Could you set down exactly the lines that start at the one containing "Let S(R) = (R" and end at the final line of the material below?

### [The data]

◇ ◇ ◇

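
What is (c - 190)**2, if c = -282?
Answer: 222784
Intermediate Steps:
(c - 190)**2 = (-282 - 190)**2 = (-472)**2 = 222784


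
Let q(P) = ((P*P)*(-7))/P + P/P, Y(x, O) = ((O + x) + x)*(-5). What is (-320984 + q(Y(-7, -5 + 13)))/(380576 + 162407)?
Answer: -321193/542983 ≈ -0.59153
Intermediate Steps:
Y(x, O) = -10*x - 5*O (Y(x, O) = (O + 2*x)*(-5) = -10*x - 5*O)
q(P) = 1 - 7*P (q(P) = (P²*(-7))/P + 1 = (-7*P²)/P + 1 = -7*P + 1 = 1 - 7*P)
(-320984 + q(Y(-7, -5 + 13)))/(380576 + 162407) = (-320984 + (1 - 7*(-10*(-7) - 5*(-5 + 13))))/(380576 + 162407) = (-320984 + (1 - 7*(70 - 5*8)))/542983 = (-320984 + (1 - 7*(70 - 40)))*(1/542983) = (-320984 + (1 - 7*30))*(1/542983) = (-320984 + (1 - 210))*(1/542983) = (-320984 - 209)*(1/542983) = -321193*1/542983 = -321193/542983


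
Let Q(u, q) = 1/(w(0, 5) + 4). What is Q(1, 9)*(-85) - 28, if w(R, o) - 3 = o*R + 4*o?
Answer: -841/27 ≈ -31.148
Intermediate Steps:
w(R, o) = 3 + 4*o + R*o (w(R, o) = 3 + (o*R + 4*o) = 3 + (R*o + 4*o) = 3 + (4*o + R*o) = 3 + 4*o + R*o)
Q(u, q) = 1/27 (Q(u, q) = 1/((3 + 4*5 + 0*5) + 4) = 1/((3 + 20 + 0) + 4) = 1/(23 + 4) = 1/27)
Q(1, 9)*(-85) - 28 = (1/27)*(-85) - 28 = -85/27 - 28 = -841/27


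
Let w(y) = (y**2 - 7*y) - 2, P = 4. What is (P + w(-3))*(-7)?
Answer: -224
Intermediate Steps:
w(y) = -2 + y**2 - 7*y
(P + w(-3))*(-7) = (4 + (-2 + (-3)**2 - 7*(-3)))*(-7) = (4 + (-2 + 9 + 21))*(-7) = (4 + 28)*(-7) = 32*(-7) = -224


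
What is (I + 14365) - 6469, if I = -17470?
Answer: -9574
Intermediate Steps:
(I + 14365) - 6469 = (-17470 + 14365) - 6469 = -3105 - 6469 = -9574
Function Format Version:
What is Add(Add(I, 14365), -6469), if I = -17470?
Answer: -9574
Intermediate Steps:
Add(Add(I, 14365), -6469) = Add(Add(-17470, 14365), -6469) = Add(-3105, -6469) = -9574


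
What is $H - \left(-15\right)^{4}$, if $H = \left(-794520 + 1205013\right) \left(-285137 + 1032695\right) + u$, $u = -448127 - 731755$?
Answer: $306866095587$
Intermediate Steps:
$u = -1179882$
$H = 306866146212$ ($H = \left(-794520 + 1205013\right) \left(-285137 + 1032695\right) - 1179882 = 410493 \cdot 747558 - 1179882 = 306867326094 - 1179882 = 306866146212$)
$H - \left(-15\right)^{4} = 306866146212 - \left(-15\right)^{4} = 306866146212 - 50625 = 306866095587$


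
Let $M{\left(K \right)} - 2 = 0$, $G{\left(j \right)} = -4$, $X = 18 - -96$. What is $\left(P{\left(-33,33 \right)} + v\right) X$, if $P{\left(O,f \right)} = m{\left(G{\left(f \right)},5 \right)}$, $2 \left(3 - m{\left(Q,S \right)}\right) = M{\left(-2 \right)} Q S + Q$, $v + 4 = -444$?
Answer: $-48222$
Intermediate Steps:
$X = 114$ ($X = 18 + 96 = 114$)
$M{\left(K \right)} = 2$ ($M{\left(K \right)} = 2 + 0 = 2$)
$v = -448$ ($v = -4 - 444 = -448$)
$m{\left(Q,S \right)} = 3 - \frac{Q}{2} - Q S$ ($m{\left(Q,S \right)} = 3 - \frac{2 Q S + Q}{2} = 3 - \frac{Q + 2 Q S}{2} = 3 - \left(\frac{Q}{2} + Q S\right) = 3 - \frac{Q}{2} - Q S$)
$P{\left(O,f \right)} = 25$ ($P{\left(O,f \right)} = 3 - -2 - \left(-4\right) 5 = 3 + 2 + 20 = 25$)
$\left(P{\left(-33,33 \right)} + v\right) X = \left(25 - 448\right) 114 = \left(-423\right) 114 = -48222$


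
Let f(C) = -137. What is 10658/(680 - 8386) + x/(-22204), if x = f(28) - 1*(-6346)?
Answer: -20321199/12221716 ≈ -1.6627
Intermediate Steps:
x = 6209 (x = -137 - 1*(-6346) = -137 + 6346 = 6209)
10658/(680 - 8386) + x/(-22204) = 10658/(680 - 8386) + 6209/(-22204) = 10658/(-7706) + 6209*(-1/22204) = 10658*(-1/7706) - 887/3172 = -5329/3853 - 887/3172 = -20321199/12221716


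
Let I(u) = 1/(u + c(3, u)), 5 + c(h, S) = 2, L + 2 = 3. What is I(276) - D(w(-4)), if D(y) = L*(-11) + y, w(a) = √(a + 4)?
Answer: 3004/273 ≈ 11.004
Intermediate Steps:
L = 1 (L = -2 + 3 = 1)
w(a) = √(4 + a)
c(h, S) = -3 (c(h, S) = -5 + 2 = -3)
D(y) = -11 + y (D(y) = 1*(-11) + y = -11 + y)
I(u) = 1/(-3 + u) (I(u) = 1/(u - 3) = 1/(-3 + u))
I(276) - D(w(-4)) = 1/(-3 + 276) - (-11 + √(4 - 4)) = 1/273 - (-11 + √0) = 1/273 - (-11 + 0) = 1/273 - 1*(-11) = 1/273 + 11 = 3004/273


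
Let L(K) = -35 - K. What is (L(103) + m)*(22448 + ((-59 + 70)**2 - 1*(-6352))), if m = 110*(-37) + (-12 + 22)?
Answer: -121410358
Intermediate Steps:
m = -4060 (m = -4070 + 10 = -4060)
(L(103) + m)*(22448 + ((-59 + 70)**2 - 1*(-6352))) = ((-35 - 1*103) - 4060)*(22448 + ((-59 + 70)**2 - 1*(-6352))) = ((-35 - 103) - 4060)*(22448 + (11**2 + 6352)) = (-138 - 4060)*(22448 + (121 + 6352)) = -4198*(22448 + 6473) = -4198*28921 = -121410358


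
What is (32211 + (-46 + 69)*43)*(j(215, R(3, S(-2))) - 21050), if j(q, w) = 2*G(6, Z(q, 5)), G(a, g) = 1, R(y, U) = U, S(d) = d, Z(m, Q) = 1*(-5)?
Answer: -698793600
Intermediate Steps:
Z(m, Q) = -5
j(q, w) = 2 (j(q, w) = 2*1 = 2)
(32211 + (-46 + 69)*43)*(j(215, R(3, S(-2))) - 21050) = (32211 + (-46 + 69)*43)*(2 - 21050) = (32211 + 23*43)*(-21048) = (32211 + 989)*(-21048) = 33200*(-21048) = -698793600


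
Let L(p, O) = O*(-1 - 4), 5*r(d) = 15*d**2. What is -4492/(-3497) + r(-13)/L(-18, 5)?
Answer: -1660679/87425 ≈ -18.995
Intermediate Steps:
r(d) = 3*d**2 (r(d) = (15*d**2)/5 = 3*d**2)
L(p, O) = -5*O (L(p, O) = O*(-5) = -5*O)
-4492/(-3497) + r(-13)/L(-18, 5) = -4492/(-3497) + (3*(-13)**2)/((-5*5)) = -4492*(-1/3497) + (3*169)/(-25) = 4492/3497 + 507*(-1/25) = 4492/3497 - 507/25 = -1660679/87425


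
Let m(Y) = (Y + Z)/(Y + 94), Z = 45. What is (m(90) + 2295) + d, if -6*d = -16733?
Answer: 2806681/552 ≈ 5084.6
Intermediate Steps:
m(Y) = (45 + Y)/(94 + Y) (m(Y) = (Y + 45)/(Y + 94) = (45 + Y)/(94 + Y))
d = 16733/6 (d = -⅙*(-16733) = 16733/6 ≈ 2788.8)
(m(90) + 2295) + d = ((45 + 90)/(94 + 90) + 2295) + 16733/6 = (135/184 + 2295) + 16733/6 = 422415/184 + 16733/6 = 2806681/552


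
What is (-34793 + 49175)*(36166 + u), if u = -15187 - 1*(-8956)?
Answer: 430525170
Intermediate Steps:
u = -6231 (u = -15187 + 8956 = -6231)
(-34793 + 49175)*(36166 + u) = (-34793 + 49175)*(36166 - 6231) = 14382*29935 = 430525170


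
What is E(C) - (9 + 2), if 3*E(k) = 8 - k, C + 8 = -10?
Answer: -7/3 ≈ -2.3333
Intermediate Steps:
C = -18 (C = -8 - 10 = -18)
E(k) = 8/3 - k/3 (E(k) = (8 - k)/3 = 8/3 - k/3)
E(C) - (9 + 2) = (8/3 - ⅓*(-18)) - (9 + 2) = (8/3 + 6) - 1*11 = 26/3 - 11 = -7/3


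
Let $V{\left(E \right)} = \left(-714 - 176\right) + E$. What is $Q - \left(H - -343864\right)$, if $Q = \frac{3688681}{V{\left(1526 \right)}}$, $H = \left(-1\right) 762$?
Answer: $- \frac{214524191}{636} \approx -3.373 \cdot 10^{5}$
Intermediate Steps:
$V{\left(E \right)} = -890 + E$
$H = -762$
$Q = \frac{3688681}{636}$ ($Q = \frac{3688681}{-890 + 1526} = \frac{3688681}{636} \approx 5799.8$)
$Q - \left(H - -343864\right) = \frac{3688681}{636} - \left(-762 - -343864\right) = \frac{3688681}{636} - \left(-762 + 343864\right) = \frac{3688681}{636} - 343102 = - \frac{214524191}{636}$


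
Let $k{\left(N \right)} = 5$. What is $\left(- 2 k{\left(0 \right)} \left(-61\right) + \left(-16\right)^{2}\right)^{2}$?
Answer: $749956$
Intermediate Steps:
$\left(- 2 k{\left(0 \right)} \left(-61\right) + \left(-16\right)^{2}\right)^{2} = \left(\left(-2\right) 5 \left(-61\right) + \left(-16\right)^{2}\right)^{2} = \left(\left(-10\right) \left(-61\right) + 256\right)^{2} = \left(610 + 256\right)^{2} = 866^{2} = 749956$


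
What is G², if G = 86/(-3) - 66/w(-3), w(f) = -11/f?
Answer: 19600/9 ≈ 2177.8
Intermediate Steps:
G = -140/3 (G = 86/(-3) - 66/((-11/(-3))) = 86*(-⅓) - 66/((-11*(-⅓))) = -86/3 - 66/11/3 = -86/3 - 66*3/11 = -86/3 - 18 = -140/3 ≈ -46.667)
G² = (-140/3)² = 19600/9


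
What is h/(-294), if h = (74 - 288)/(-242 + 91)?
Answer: -107/22197 ≈ -0.0048205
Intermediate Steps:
h = 214/151 (h = -214/(-151) = -214*(-1/151) = 214/151 ≈ 1.4172)
h/(-294) = (214/151)/(-294) = (214/151)*(-1/294) = -107/22197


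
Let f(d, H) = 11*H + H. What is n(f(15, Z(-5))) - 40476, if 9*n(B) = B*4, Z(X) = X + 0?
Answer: -121508/3 ≈ -40503.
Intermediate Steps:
Z(X) = X
f(d, H) = 12*H
n(B) = 4*B/9 (n(B) = (B*4)/9 = (4*B)/9 = 4*B/9)
n(f(15, Z(-5))) - 40476 = 4*(12*(-5))/9 - 40476 = (4/9)*(-60) - 40476 = -80/3 - 40476 = -121508/3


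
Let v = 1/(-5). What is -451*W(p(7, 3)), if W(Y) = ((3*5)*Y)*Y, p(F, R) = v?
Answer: -1353/5 ≈ -270.60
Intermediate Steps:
v = -1/5 (v = 1*(-1/5) = -1/5 ≈ -0.20000)
p(F, R) = -1/5
W(Y) = 15*Y**2 (W(Y) = (15*Y)*Y = 15*Y**2)
-451*W(p(7, 3)) = -6765*(-1/5)**2 = -6765/25 = -451*3/5 = -1353/5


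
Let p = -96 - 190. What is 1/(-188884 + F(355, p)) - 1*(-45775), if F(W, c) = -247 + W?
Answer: 8641221399/188776 ≈ 45775.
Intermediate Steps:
p = -286
1/(-188884 + F(355, p)) - 1*(-45775) = 1/(-188884 + (-247 + 355)) - 1*(-45775) = 1/(-188884 + 108) + 45775 = 1/(-188776) + 45775 = -1/188776 + 45775 = 8641221399/188776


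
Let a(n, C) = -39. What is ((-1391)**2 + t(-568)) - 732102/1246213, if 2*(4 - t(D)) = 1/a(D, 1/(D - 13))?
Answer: 188079693701647/97204614 ≈ 1.9349e+6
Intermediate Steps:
t(D) = 313/78 (t(D) = 4 - 1/2/(-39) = 4 - 1/2*(-1/39) = 4 + 1/78 = 313/78)
((-1391)**2 + t(-568)) - 732102/1246213 = ((-1391)**2 + 313/78) - 732102/1246213 = (1934881 + 313/78) - 732102*1/1246213 = 150921031/78 - 732102/1246213 = 188079693701647/97204614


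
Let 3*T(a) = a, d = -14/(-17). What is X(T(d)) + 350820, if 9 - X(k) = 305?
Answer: 350524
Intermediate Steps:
d = 14/17 (d = -14*(-1/17) = 14/17 ≈ 0.82353)
T(a) = a/3
X(k) = -296 (X(k) = 9 - 1*305 = 9 - 305 = -296)
X(T(d)) + 350820 = -296 + 350820 = 350524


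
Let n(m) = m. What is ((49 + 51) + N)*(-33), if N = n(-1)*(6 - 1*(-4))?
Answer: -2970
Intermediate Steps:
N = -10 (N = -(6 - 1*(-4)) = -(6 + 4) = -1*10 = -10)
((49 + 51) + N)*(-33) = ((49 + 51) - 10)*(-33) = (100 - 10)*(-33) = 90*(-33) = -2970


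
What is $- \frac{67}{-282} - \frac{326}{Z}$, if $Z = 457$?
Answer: $- \frac{61313}{128874} \approx -0.47576$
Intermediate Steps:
$- \frac{67}{-282} - \frac{326}{Z} = - \frac{67}{-282} - \frac{326}{457} = \left(-67\right) \left(- \frac{1}{282}\right) - \frac{326}{457} = \frac{67}{282} - \frac{326}{457} = - \frac{61313}{128874}$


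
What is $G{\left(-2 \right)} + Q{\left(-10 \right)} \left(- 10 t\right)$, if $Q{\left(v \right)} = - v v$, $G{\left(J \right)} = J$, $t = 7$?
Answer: $6998$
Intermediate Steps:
$Q{\left(v \right)} = - v^{2}$
$G{\left(-2 \right)} + Q{\left(-10 \right)} \left(- 10 t\right) = -2 + - \left(-10\right)^{2} \left(\left(-10\right) 7\right) = -2 + \left(-1\right) 100 \left(-70\right) = -2 - -7000 = -2 + 7000 = 6998$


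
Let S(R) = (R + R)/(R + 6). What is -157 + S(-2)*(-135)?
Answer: -22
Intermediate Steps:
S(R) = 2*R/(6 + R) (S(R) = (2*R)/(6 + R) = 2*R/(6 + R))
-157 + S(-2)*(-135) = -157 + (2*(-2)/(6 - 2))*(-135) = -157 + (2*(-2)/4)*(-135) = -157 + (2*(-2)*(¼))*(-135) = -157 - 1*(-135) = -157 + 135 = -22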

◇ ◇ ◇

### [Written answer]
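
Let S(R) = (R + R)/(R + 6). What is -157 + S(-2)*(-135)?
Answer: -22
Intermediate Steps:
S(R) = 2*R/(6 + R) (S(R) = (2*R)/(6 + R) = 2*R/(6 + R))
-157 + S(-2)*(-135) = -157 + (2*(-2)/(6 - 2))*(-135) = -157 + (2*(-2)/4)*(-135) = -157 + (2*(-2)*(¼))*(-135) = -157 - 1*(-135) = -157 + 135 = -22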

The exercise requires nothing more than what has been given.